▶ _TASK_:
What is wanted is an exact copy of all the entries.

(Beginning of SUPPLIED RECORDS)

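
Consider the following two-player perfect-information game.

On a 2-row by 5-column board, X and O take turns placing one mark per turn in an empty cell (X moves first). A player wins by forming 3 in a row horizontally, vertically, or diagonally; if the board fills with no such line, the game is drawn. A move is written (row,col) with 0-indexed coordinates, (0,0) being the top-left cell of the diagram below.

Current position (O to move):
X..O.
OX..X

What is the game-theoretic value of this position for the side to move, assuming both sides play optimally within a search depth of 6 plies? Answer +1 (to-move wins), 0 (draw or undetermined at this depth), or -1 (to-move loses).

value(X..O./OX..X, O) = +1

[X..O./OX..X] O move#1: (0,1):+0/XO.O./OX..X, (0,2):+1/X.OO./OX..X*, (0,4):+0/X..OO/OX..X, (1,2):+0/X..O./OXO.X, (1,3):+0/X..O./OX.OX
[X.OO./OX..X] X move#2: (0,1):-1/XXOO./OX..X*, (0,4):-1/X.OOX/OX..X, (1,2):-1/X.OO./OXX.X, (1,3):-1/X.OO./OX.XX
[XXOO./OX..X] O move#3: (0,4):+1/XXOOO/OX..X*, (1,2):+0/XXOO./OXO.X, (1,3):+0/XXOO./OX.OX
[XXOOO/OX..X] end (terminal -1, X#4); searched X..O./OX..X to 6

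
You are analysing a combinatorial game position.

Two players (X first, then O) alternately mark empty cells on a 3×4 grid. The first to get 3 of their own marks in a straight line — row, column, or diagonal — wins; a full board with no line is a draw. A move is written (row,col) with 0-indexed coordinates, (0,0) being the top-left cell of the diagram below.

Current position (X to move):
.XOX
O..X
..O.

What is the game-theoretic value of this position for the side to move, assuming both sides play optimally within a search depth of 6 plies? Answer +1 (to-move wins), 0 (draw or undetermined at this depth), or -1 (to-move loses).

value(.XOX/O..X/..O., X) = +1

ply 1, X at .XOX/O..X/..O. | (0,0)=-1→XXOX/O..X/..O.; (1,1)=-1→.XOX/OX.X/..O.; (1,2)=+1→.XOX/O.XX/..O.*; (2,0)=-1→.XOX/O..X/X.O.; (2,1)=-1→.XOX/O..X/.XO.; (2,3)=+1→.XOX/O..X/..OX
ply 2, O at .XOX/O.XX/..O. | (0,0)=-1→OXOX/O.XX/..O.*; (1,1)=-1→.XOX/OOXX/..O.; (2,0)=-1→.XOX/O.XX/O.O.; (2,1)=-1→.XOX/O.XX/.OO.; (2,3)=-1→.XOX/O.XX/..OO
ply 3, X at OXOX/O.XX/..O. | (1,1)=+1→OXOX/OXXX/..O.*; (2,0)=-1→OXOX/O.XX/X.O.; (2,1)=+1→OXOX/O.XX/.XO.; (2,3)=+1→OXOX/O.XX/..OX
ply 4: OXOX/OXXX/..O. is terminal -1 (O); from .XOX/O..X/..O. depth 6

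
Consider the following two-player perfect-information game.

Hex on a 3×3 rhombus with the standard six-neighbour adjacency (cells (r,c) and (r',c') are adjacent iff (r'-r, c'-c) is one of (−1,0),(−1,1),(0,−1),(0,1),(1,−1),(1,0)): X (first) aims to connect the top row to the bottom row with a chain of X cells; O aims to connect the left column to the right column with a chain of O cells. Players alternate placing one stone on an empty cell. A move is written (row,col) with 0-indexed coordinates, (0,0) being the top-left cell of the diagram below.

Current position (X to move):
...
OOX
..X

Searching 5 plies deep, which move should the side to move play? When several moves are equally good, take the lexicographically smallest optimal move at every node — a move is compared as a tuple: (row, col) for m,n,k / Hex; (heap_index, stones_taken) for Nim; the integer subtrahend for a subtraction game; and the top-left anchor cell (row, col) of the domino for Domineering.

ply 1, X at .../OOX/..X | (0,0)=-1→X../OOX/..X; (0,1)=-1→.X./OOX/..X; (0,2)=+1→..X/OOX/..X*; (2,0)=-1→.../OOX/X.X; (2,1)=-1→.../OOX/.XX
ply 2: ..X/OOX/..X is terminal -1 (O); from .../OOX/..X depth 5

X's best at [.../OOX/..X]: (0,2)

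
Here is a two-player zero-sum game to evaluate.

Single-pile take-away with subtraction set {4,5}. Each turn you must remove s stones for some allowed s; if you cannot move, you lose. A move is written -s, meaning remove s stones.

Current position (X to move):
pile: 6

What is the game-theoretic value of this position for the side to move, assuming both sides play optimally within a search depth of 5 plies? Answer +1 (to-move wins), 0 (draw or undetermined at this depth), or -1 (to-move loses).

value(6, X) = +1

p1 X@[6]: -4[2]+1* -5[1]+1
p2 O@[2] terminal -1; root [6] d5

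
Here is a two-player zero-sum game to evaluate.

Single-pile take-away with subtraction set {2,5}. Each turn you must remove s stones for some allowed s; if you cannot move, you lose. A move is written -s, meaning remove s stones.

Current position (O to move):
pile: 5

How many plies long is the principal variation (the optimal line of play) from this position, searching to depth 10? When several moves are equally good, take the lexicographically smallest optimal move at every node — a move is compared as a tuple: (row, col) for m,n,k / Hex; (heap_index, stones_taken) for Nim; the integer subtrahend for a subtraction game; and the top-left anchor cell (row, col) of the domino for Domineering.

PV length from [5]: 1 ply

p1 O@[5]: -2[3]-1 -5[0]+1*
p2 X@[0] terminal -1; root [5] d10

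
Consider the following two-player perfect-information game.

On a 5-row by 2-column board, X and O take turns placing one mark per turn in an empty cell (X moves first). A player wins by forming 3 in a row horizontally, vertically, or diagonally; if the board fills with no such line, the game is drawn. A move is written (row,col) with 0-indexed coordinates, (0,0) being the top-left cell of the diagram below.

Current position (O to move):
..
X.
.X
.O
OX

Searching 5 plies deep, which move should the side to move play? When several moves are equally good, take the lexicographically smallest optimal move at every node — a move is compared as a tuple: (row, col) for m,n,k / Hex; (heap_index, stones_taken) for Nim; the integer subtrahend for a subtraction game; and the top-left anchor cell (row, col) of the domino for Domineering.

O's best at [../X./.X/.O/OX]: (0,0)

ply 1, O at ../X./.X/.O/OX | (0,0)=+0→O./X./.X/.O/OX*; (0,1)=-1→.O/X./.X/.O/OX; (1,1)=-1→../XO/.X/.O/OX; (2,0)=+0→../X./OX/.O/OX; (3,0)=+0→../X./.X/OO/OX
ply 2, X at O./X./.X/.O/OX | (0,1)=+0→OX/X./.X/.O/OX*; (1,1)=+0→O./XX/.X/.O/OX; (2,0)=+0→O./X./XX/.O/OX; (3,0)=+0→O./X./.X/XO/OX
ply 3, O at OX/X./.X/.O/OX | (1,1)=+0→OX/XO/.X/.O/OX*; (2,0)=-1→OX/X./OX/.O/OX; (3,0)=-1→OX/X./.X/OO/OX
ply 4, X at OX/XO/.X/.O/OX | (2,0)=+0→OX/XO/XX/.O/OX*; (3,0)=+0→OX/XO/.X/XO/OX
ply 5, O at OX/XO/XX/.O/OX | (3,0)=+0→OX/XO/XX/OO/OX*
ply 6: OX/XO/XX/OO/OX is terminal +0 (X); from ../X./.X/.O/OX depth 5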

(End of SUPPLIED RECORDS)

▶ _ANSWER BOX_:
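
Consider the following two-player perfect-information game.

On a 2-row by 5-column board, X and O take turns placing one mark per turn in an empty cell (X moves first). A player wins by forming 3 in a row horizontally, vertically, or diagonally; if the board fills with no such line, the game is drawn. A move is written (row,col) with 0-indexed coordinates, (0,0) being the top-left cell of the diagram below.

Current position (O to move):
X..O.
OX..X

What is the game-theoretic value of this position for the side to move, assuming both sides play optimally within a search depth of 6 plies? Answer +1 (to-move wins), 0 (draw or undetermined at this depth), or -1 (to-move loses).

value(X..O./OX..X, O) = +1

[X..O./OX..X] O move#1: (0,1):+0/XO.O./OX..X, (0,2):+1/X.OO./OX..X*, (0,4):+0/X..OO/OX..X, (1,2):+0/X..O./OXO.X, (1,3):+0/X..O./OX.OX
[X.OO./OX..X] X move#2: (0,1):-1/XXOO./OX..X*, (0,4):-1/X.OOX/OX..X, (1,2):-1/X.OO./OXX.X, (1,3):-1/X.OO./OX.XX
[XXOO./OX..X] O move#3: (0,4):+1/XXOOO/OX..X*, (1,2):+0/XXOO./OXO.X, (1,3):+0/XXOO./OX.OX
[XXOOO/OX..X] end (terminal -1, X#4); searched X..O./OX..X to 6

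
You are analysing a combinatorial game position.

Two players (X first, then O) alternately mark empty cells on a 3×4 grid. The first to get 3 of their own marks in a straight line — row, column, or diagonal — wins; a full board with no line is a draw. A move is written (row,col) with 0-indexed coordinates, (0,0) being the top-left cell of the diagram below.

Current position (X to move):
.XOX
O..X
..O.

What is the game-theoretic value of this position for the side to move, assuming both sides play optimally within a search depth of 6 plies? Answer +1 (to-move wins), 0 (draw or undetermined at this depth), or -1 (to-move loses).

value(.XOX/O..X/..O., X) = +1

ply 1, X at .XOX/O..X/..O. | (0,0)=-1→XXOX/O..X/..O.; (1,1)=-1→.XOX/OX.X/..O.; (1,2)=+1→.XOX/O.XX/..O.*; (2,0)=-1→.XOX/O..X/X.O.; (2,1)=-1→.XOX/O..X/.XO.; (2,3)=+1→.XOX/O..X/..OX
ply 2, O at .XOX/O.XX/..O. | (0,0)=-1→OXOX/O.XX/..O.*; (1,1)=-1→.XOX/OOXX/..O.; (2,0)=-1→.XOX/O.XX/O.O.; (2,1)=-1→.XOX/O.XX/.OO.; (2,3)=-1→.XOX/O.XX/..OO
ply 3, X at OXOX/O.XX/..O. | (1,1)=+1→OXOX/OXXX/..O.*; (2,0)=-1→OXOX/O.XX/X.O.; (2,1)=+1→OXOX/O.XX/.XO.; (2,3)=+1→OXOX/O.XX/..OX
ply 4: OXOX/OXXX/..O. is terminal -1 (O); from .XOX/O..X/..O. depth 6

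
Consider the following two-player perfect-information game.

Hex on a 3×3 rhombus with the standard six-neighbour adjacency (cells (r,c) and (r',c') are adjacent iff (r'-r, c'-c) is one of (−1,0),(−1,1),(0,−1),(0,1),(1,−1),(1,0)): X (first) aims to connect the top row to the bottom row with a chain of X cells; O aims to connect the left column to the right column with a chain of O cells. Players alternate placing one stone on an empty cell. A move is written (row,col) with 0-indexed coordinates, (0,0) being the top-left cell of the diagram below.

Current position (X to move):
...
OOX
..X

Searching 5 plies deep, which move should the side to move play? When several moves are equally good, take the lexicographically smallest optimal move at every node — a move is compared as a tuple: (row, col) for m,n,k / Hex; (heap_index, stones_taken) for Nim; the integer subtrahend for a subtraction game; and the top-left anchor cell (row, col) of the domino for Domineering.

ply 1, X at .../OOX/..X | (0,0)=-1→X../OOX/..X; (0,1)=-1→.X./OOX/..X; (0,2)=+1→..X/OOX/..X*; (2,0)=-1→.../OOX/X.X; (2,1)=-1→.../OOX/.XX
ply 2: ..X/OOX/..X is terminal -1 (O); from .../OOX/..X depth 5

X's best at [.../OOX/..X]: (0,2)

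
Here is a two-player zero-sum game to evaluate.

Single-pile take-away with subtraction set {4,5}. Each turn you must remove s stones for some allowed s; if you cannot move, you lose. A move is written -s, meaning remove s stones.

Current position (X to move):
pile: 6

What is the game-theoretic value of this position for the side to move, assuming both sides play optimally within a search depth of 5 plies? Answer +1 (to-move wins), 0 (draw or undetermined at this depth), or -1 (to-move loses).

value(6, X) = +1

p1 X@[6]: -4[2]+1* -5[1]+1
p2 O@[2] terminal -1; root [6] d5

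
Here is a two-player zero-sum game to evaluate.

Single-pile take-away with subtraction set {2,5}. Each turn you must remove s stones for some allowed s; if you cannot move, you lose. A move is written -s, meaning remove s stones.

Current position (O to move):
pile: 5

How many plies long is the principal variation (the optimal line of play) from this position, searching to depth 10? When several moves are equally good, take the lexicographically smallest optimal move at every node — a move is compared as a tuple: (row, col) for m,n,k / Hex; (heap_index, stones_taken) for Nim; the integer subtrahend for a subtraction game; and the top-left anchor cell (row, col) of the domino for Domineering.

PV length from [5]: 1 ply

p1 O@[5]: -2[3]-1 -5[0]+1*
p2 X@[0] terminal -1; root [5] d10

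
Consider the following two-player perfect-information game.

On a 5-row by 2-column board, X and O take turns placing one mark per turn in an empty cell (X moves first). A player wins by forming 3 in a row horizontally, vertically, or diagonally; if the board fills with no such line, the game is drawn. A move is written (row,col) with 0-indexed coordinates, (0,0) being the top-left cell of the diagram below.

Current position (O to move):
..
X.
.X
.O
OX

Searching 5 plies deep, which move should the side to move play? When several moves are equally good, take the lexicographically smallest optimal move at every node — a move is compared as a tuple: (row, col) for m,n,k / Hex; (heap_index, stones_taken) for Nim; the integer subtrahend for a subtraction game; and the top-left anchor cell (row, col) of the domino for Domineering.

O's best at [../X./.X/.O/OX]: (0,0)

ply 1, O at ../X./.X/.O/OX | (0,0)=+0→O./X./.X/.O/OX*; (0,1)=-1→.O/X./.X/.O/OX; (1,1)=-1→../XO/.X/.O/OX; (2,0)=+0→../X./OX/.O/OX; (3,0)=+0→../X./.X/OO/OX
ply 2, X at O./X./.X/.O/OX | (0,1)=+0→OX/X./.X/.O/OX*; (1,1)=+0→O./XX/.X/.O/OX; (2,0)=+0→O./X./XX/.O/OX; (3,0)=+0→O./X./.X/XO/OX
ply 3, O at OX/X./.X/.O/OX | (1,1)=+0→OX/XO/.X/.O/OX*; (2,0)=-1→OX/X./OX/.O/OX; (3,0)=-1→OX/X./.X/OO/OX
ply 4, X at OX/XO/.X/.O/OX | (2,0)=+0→OX/XO/XX/.O/OX*; (3,0)=+0→OX/XO/.X/XO/OX
ply 5, O at OX/XO/XX/.O/OX | (3,0)=+0→OX/XO/XX/OO/OX*
ply 6: OX/XO/XX/OO/OX is terminal +0 (X); from ../X./.X/.O/OX depth 5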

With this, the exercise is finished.